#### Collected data
· · · · ·

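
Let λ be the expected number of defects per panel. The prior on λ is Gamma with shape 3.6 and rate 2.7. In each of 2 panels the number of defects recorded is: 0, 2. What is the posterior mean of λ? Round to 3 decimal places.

Total count ∑xᵢ = 2 over n = 2 panels.
Gamma is conjugate to the Poisson likelihood: posterior is Gamma(shape = 3.6+2 = 5.6, rate = 2.7+2 = 4.7).
Posterior mean = shape/rate = 5.6/4.7 = 1.191.

Posterior mean ≈ 1.191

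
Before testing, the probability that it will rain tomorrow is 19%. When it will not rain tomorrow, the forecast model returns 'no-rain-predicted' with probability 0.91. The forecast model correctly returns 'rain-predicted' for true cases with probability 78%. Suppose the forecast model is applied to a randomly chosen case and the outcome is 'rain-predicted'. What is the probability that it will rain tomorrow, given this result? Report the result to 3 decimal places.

P(H | E) ≈ 0.670

Write H for 'it will rain tomorrow'. Prior odds H:¬H = 0.19/0.81 = 0.23457. For the 'rain-predicted' outcome, the likelihood ratio is 0.78/0.09 = 8.6667.
Posterior odds = 0.23457 × 8.6667 = 2.0329, so P(H|E) = 2.0329/(1+2.0329) = 0.670.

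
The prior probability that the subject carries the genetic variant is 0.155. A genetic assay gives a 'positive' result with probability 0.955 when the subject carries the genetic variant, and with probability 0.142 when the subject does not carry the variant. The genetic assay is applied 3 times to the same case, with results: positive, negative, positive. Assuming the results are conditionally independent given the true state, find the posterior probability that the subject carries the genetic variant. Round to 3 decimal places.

Let H be the event that the subject carries the genetic variant; start with P(H) = 0.155. P('positive'|H) = 0.955, P('positive'|¬H) = 0.142.
Update on result 1 ('positive'): P(H) ← 0.955·0.1550 / (0.955·0.1550 + 0.142·0.8450) = 0.14802/0.26802 = 0.5523.
Update on result 2 ('negative'): P(H) ← 0.045·0.5523 / (0.045·0.5523 + 0.858·0.4477) = 0.024854/0.40898 = 0.0608.
Update on result 3 ('positive'): P(H) ← 0.955·0.0608 / (0.955·0.0608 + 0.142·0.9392) = 0.058035/0.19141 = 0.3032.

Posterior P(H) ≈ 0.303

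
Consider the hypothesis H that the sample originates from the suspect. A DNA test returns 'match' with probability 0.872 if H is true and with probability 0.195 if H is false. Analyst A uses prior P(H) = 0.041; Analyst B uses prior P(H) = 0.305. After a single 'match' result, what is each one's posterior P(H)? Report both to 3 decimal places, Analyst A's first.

Analyst A: 0.160; Analyst B: 0.662

The likelihood ratio for a 'match' result is 0.872/0.195 = 4.4718.
Analyst A: prior odds 0.041/0.959 = 0.042753; posterior odds 0.19118; posterior probability 0.160.
Analyst B: prior odds 0.305/0.695 = 0.43885; posterior odds 1.9624; posterior probability 0.662.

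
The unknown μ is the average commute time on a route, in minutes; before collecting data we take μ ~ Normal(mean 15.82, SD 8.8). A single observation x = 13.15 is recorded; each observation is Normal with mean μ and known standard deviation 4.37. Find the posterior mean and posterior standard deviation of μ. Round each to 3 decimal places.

With known σ, the Normal prior is conjugate. Weight on the data is w = (n/σ²)/(n/σ² + 1/τ₀²) = 0.0523645/(0.0523645+0.0129132) = 0.80218.
Posterior mean = w·x̄ + (1−w)·μ₀ = 0.80218·13.15 + 0.19782·15.82 = 13.678. Posterior variance = 1/(0.0523645+0.0129132) = 15.3192, so SD = 3.914.

Posterior mean ≈ 13.678; posterior SD ≈ 3.914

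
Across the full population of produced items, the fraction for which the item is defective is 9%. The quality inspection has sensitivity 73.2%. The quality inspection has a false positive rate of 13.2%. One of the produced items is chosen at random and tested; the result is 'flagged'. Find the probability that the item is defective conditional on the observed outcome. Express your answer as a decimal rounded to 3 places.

Let H be the event that the item is defective. P(H) = 0.09, so P(¬H) = 0.91. With E the 'flagged' result, P(E|H) = 0.732 and P(E|¬H) = 0.132.
P(E) = 0.732·0.09 + 0.132·0.91 = 0.065880 + 0.12012 = 0.18600.
By Bayes' theorem, P(H|E) = 0.065880 / 0.18600 = 0.354.

P(H | E) ≈ 0.354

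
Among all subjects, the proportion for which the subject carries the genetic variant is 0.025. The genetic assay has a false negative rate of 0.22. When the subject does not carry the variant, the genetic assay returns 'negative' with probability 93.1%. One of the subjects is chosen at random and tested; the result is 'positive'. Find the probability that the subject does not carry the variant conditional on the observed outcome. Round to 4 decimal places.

Write H for 'the subject carries the genetic variant'. Prior odds H:¬H = 0.025/0.975 = 0.025641. For the 'positive' outcome, the likelihood ratio is 0.78/0.069 = 11.304.
Posterior odds = 0.025641 × 11.304 = 0.28986, so P(H|E) = 0.28986/(1+0.28986) = 0.2247. Then P(¬H|E) = 1 − 0.2247 = 0.7753.

P(¬H | E) ≈ 0.7753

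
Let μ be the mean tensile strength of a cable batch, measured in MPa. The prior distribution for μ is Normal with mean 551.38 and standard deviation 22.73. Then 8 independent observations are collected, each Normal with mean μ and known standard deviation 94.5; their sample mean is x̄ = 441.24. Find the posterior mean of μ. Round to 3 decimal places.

Prior precision 1/τ₀² = 1/22.73² = 0.00193554; data precision n/σ² = 8/94.5² = 0.00089583.
Posterior precision = 0.00193554 + 0.00089583 = 0.00283137.
Posterior mean = (0.00193554·551.38 + 0.00089583·441.24) / 0.00283137 = 516.532.

Posterior mean ≈ 516.532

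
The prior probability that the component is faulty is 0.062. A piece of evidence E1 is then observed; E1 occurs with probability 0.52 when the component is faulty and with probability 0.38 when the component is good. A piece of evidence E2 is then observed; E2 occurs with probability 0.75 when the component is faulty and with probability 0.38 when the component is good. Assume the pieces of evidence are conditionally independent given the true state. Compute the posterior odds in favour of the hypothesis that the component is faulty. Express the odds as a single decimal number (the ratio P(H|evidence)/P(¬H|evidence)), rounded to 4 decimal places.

Posterior odds ≈ 0.1785

Prior odds = 0.062/(1−0.062) = 0.066098. In log-odds, ln(0.066098) = -2.7166.
Add log likelihood ratios: ln(1.3684) + ln(1.9737) = 0.99356.
Posterior log-odds = -1.7231, so posterior odds = exp(-1.7231) = 0.17852.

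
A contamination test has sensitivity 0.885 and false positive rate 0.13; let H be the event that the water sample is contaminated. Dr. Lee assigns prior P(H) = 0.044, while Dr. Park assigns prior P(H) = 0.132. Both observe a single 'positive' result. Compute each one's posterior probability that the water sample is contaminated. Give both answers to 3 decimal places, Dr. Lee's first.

P('+'|H) = 0.885, P('+'|¬H) = 0.13.
Dr. Lee: numerator 0.885·0.044 = 0.038940; evidence = 0.038940+0.13·0.956 = 0.16322; posterior = 0.239.
Dr. Park: numerator 0.885·0.132 = 0.11682; evidence = 0.11682+0.13·0.868 = 0.22966; posterior = 0.509.

Dr. Lee: 0.239; Dr. Park: 0.509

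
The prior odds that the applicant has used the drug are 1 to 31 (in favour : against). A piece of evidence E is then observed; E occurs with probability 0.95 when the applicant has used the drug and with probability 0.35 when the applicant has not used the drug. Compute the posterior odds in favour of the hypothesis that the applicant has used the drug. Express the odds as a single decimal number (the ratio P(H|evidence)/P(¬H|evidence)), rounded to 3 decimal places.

Prior odds = 1/31 = 0.032258.
Likelihood ratio for E = 0.95/0.35 = 2.7143.
Posterior odds = prior odds × LR = 0.087558.

Posterior odds ≈ 0.088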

· · · · ·

#### Task statement
When you output the entries, keep every word exactly as it stands.

#### Task solution
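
Let λ be the expected number of defects per panel. The prior on λ is Gamma with shape 3.6 and rate 2.7. In each of 2 panels the number of defects recorded is: 0, 2. What is the posterior mean of λ? Round to 3 decimal places.

Total count ∑xᵢ = 2 over n = 2 panels.
Gamma is conjugate to the Poisson likelihood: posterior is Gamma(shape = 3.6+2 = 5.6, rate = 2.7+2 = 4.7).
Posterior mean = shape/rate = 5.6/4.7 = 1.191.

Posterior mean ≈ 1.191

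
Before testing, the probability that it will rain tomorrow is 19%. When it will not rain tomorrow, the forecast model returns 'no-rain-predicted' with probability 0.91. The forecast model correctly returns 'rain-predicted' for true cases with probability 78%. Suppose the forecast model is applied to a randomly chosen case and the outcome is 'rain-predicted'. What is the probability that it will rain tomorrow, given this result? Report the result to 3 decimal places.

P(H | E) ≈ 0.670

Write H for 'it will rain tomorrow'. Prior odds H:¬H = 0.19/0.81 = 0.23457. For the 'rain-predicted' outcome, the likelihood ratio is 0.78/0.09 = 8.6667.
Posterior odds = 0.23457 × 8.6667 = 2.0329, so P(H|E) = 2.0329/(1+2.0329) = 0.670.

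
The prior probability that the subject carries the genetic variant is 0.155. A genetic assay gives a 'positive' result with probability 0.955 when the subject carries the genetic variant, and with probability 0.142 when the subject does not carry the variant. The genetic assay is applied 3 times to the same case, with results: positive, negative, positive. Assuming the results are conditionally independent given the true state, find the posterior probability that the subject carries the genetic variant. Round to 3 decimal places.

Let H be the event that the subject carries the genetic variant; start with P(H) = 0.155. P('positive'|H) = 0.955, P('positive'|¬H) = 0.142.
Update on result 1 ('positive'): P(H) ← 0.955·0.1550 / (0.955·0.1550 + 0.142·0.8450) = 0.14802/0.26802 = 0.5523.
Update on result 2 ('negative'): P(H) ← 0.045·0.5523 / (0.045·0.5523 + 0.858·0.4477) = 0.024854/0.40898 = 0.0608.
Update on result 3 ('positive'): P(H) ← 0.955·0.0608 / (0.955·0.0608 + 0.142·0.9392) = 0.058035/0.19141 = 0.3032.

Posterior P(H) ≈ 0.303

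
Consider the hypothesis H that the sample originates from the suspect. A DNA test returns 'match' with probability 0.872 if H is true and with probability 0.195 if H is false. Analyst A uses prior P(H) = 0.041; Analyst B uses prior P(H) = 0.305. After a single 'match' result, what is each one's posterior P(H)? Report both to 3 decimal places, Analyst A's first.

Analyst A: 0.160; Analyst B: 0.662

The likelihood ratio for a 'match' result is 0.872/0.195 = 4.4718.
Analyst A: prior odds 0.041/0.959 = 0.042753; posterior odds 0.19118; posterior probability 0.160.
Analyst B: prior odds 0.305/0.695 = 0.43885; posterior odds 1.9624; posterior probability 0.662.

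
The unknown μ is the average commute time on a route, in minutes; before collecting data we take μ ~ Normal(mean 15.82, SD 8.8). A single observation x = 13.15 is recorded; each observation is Normal with mean μ and known standard deviation 4.37. Find the posterior mean and posterior standard deviation of μ. Round each to 3 decimal places.

With known σ, the Normal prior is conjugate. Weight on the data is w = (n/σ²)/(n/σ² + 1/τ₀²) = 0.0523645/(0.0523645+0.0129132) = 0.80218.
Posterior mean = w·x̄ + (1−w)·μ₀ = 0.80218·13.15 + 0.19782·15.82 = 13.678. Posterior variance = 1/(0.0523645+0.0129132) = 15.3192, so SD = 3.914.

Posterior mean ≈ 13.678; posterior SD ≈ 3.914

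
Across the full population of produced items, the fraction for which the item is defective is 9%. The quality inspection has sensitivity 73.2%. The quality inspection has a false positive rate of 13.2%. One of the produced items is chosen at random and tested; the result is 'flagged'. Find the probability that the item is defective conditional on the observed outcome. Express your answer as a decimal rounded to 3 places.

Let H be the event that the item is defective. P(H) = 0.09, so P(¬H) = 0.91. With E the 'flagged' result, P(E|H) = 0.732 and P(E|¬H) = 0.132.
P(E) = 0.732·0.09 + 0.132·0.91 = 0.065880 + 0.12012 = 0.18600.
By Bayes' theorem, P(H|E) = 0.065880 / 0.18600 = 0.354.

P(H | E) ≈ 0.354

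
Among all subjects, the proportion for which the subject carries the genetic variant is 0.025. The genetic assay has a false negative rate of 0.22. When the subject does not carry the variant, the genetic assay returns 'negative' with probability 93.1%. One of the subjects is chosen at random and tested; the result is 'positive'. Find the probability that the subject does not carry the variant conditional on the observed outcome. Round to 4 decimal places.

Write H for 'the subject carries the genetic variant'. Prior odds H:¬H = 0.025/0.975 = 0.025641. For the 'positive' outcome, the likelihood ratio is 0.78/0.069 = 11.304.
Posterior odds = 0.025641 × 11.304 = 0.28986, so P(H|E) = 0.28986/(1+0.28986) = 0.2247. Then P(¬H|E) = 1 − 0.2247 = 0.7753.

P(¬H | E) ≈ 0.7753

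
Let μ be the mean tensile strength of a cable batch, measured in MPa. The prior distribution for μ is Normal with mean 551.38 and standard deviation 22.73. Then 8 independent observations are collected, each Normal with mean μ and known standard deviation 94.5; their sample mean is x̄ = 441.24. Find the posterior mean of μ. Round to 3 decimal places.

Prior precision 1/τ₀² = 1/22.73² = 0.00193554; data precision n/σ² = 8/94.5² = 0.00089583.
Posterior precision = 0.00193554 + 0.00089583 = 0.00283137.
Posterior mean = (0.00193554·551.38 + 0.00089583·441.24) / 0.00283137 = 516.532.

Posterior mean ≈ 516.532

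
The prior probability that the component is faulty is 0.062. A piece of evidence E1 is then observed; E1 occurs with probability 0.52 when the component is faulty and with probability 0.38 when the component is good. A piece of evidence E2 is then observed; E2 occurs with probability 0.75 when the component is faulty and with probability 0.38 when the component is good. Assume the pieces of evidence are conditionally independent given the true state. Compute the posterior odds in favour of the hypothesis that the component is faulty. Express the odds as a single decimal number (the ratio P(H|evidence)/P(¬H|evidence)), rounded to 4 decimal places.

Posterior odds ≈ 0.1785

Prior odds = 0.062/(1−0.062) = 0.066098. In log-odds, ln(0.066098) = -2.7166.
Add log likelihood ratios: ln(1.3684) + ln(1.9737) = 0.99356.
Posterior log-odds = -1.7231, so posterior odds = exp(-1.7231) = 0.17852.

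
A contamination test has sensitivity 0.885 and false positive rate 0.13; let H be the event that the water sample is contaminated. Dr. Lee assigns prior P(H) = 0.044, while Dr. Park assigns prior P(H) = 0.132. Both observe a single 'positive' result. Compute each one's posterior probability that the water sample is contaminated. Give both answers to 3 decimal places, Dr. Lee's first.

P('+'|H) = 0.885, P('+'|¬H) = 0.13.
Dr. Lee: numerator 0.885·0.044 = 0.038940; evidence = 0.038940+0.13·0.956 = 0.16322; posterior = 0.239.
Dr. Park: numerator 0.885·0.132 = 0.11682; evidence = 0.11682+0.13·0.868 = 0.22966; posterior = 0.509.

Dr. Lee: 0.239; Dr. Park: 0.509

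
The prior odds that the applicant has used the drug are 1 to 31 (in favour : against). A piece of evidence E is then observed; E occurs with probability 0.95 when the applicant has used the drug and with probability 0.35 when the applicant has not used the drug. Compute the posterior odds in favour of the hypothesis that the applicant has used the drug. Express the odds as a single decimal number (the ratio P(H|evidence)/P(¬H|evidence)), rounded to 3 decimal places.

Prior odds = 1/31 = 0.032258.
Likelihood ratio for E = 0.95/0.35 = 2.7143.
Posterior odds = prior odds × LR = 0.087558.

Posterior odds ≈ 0.088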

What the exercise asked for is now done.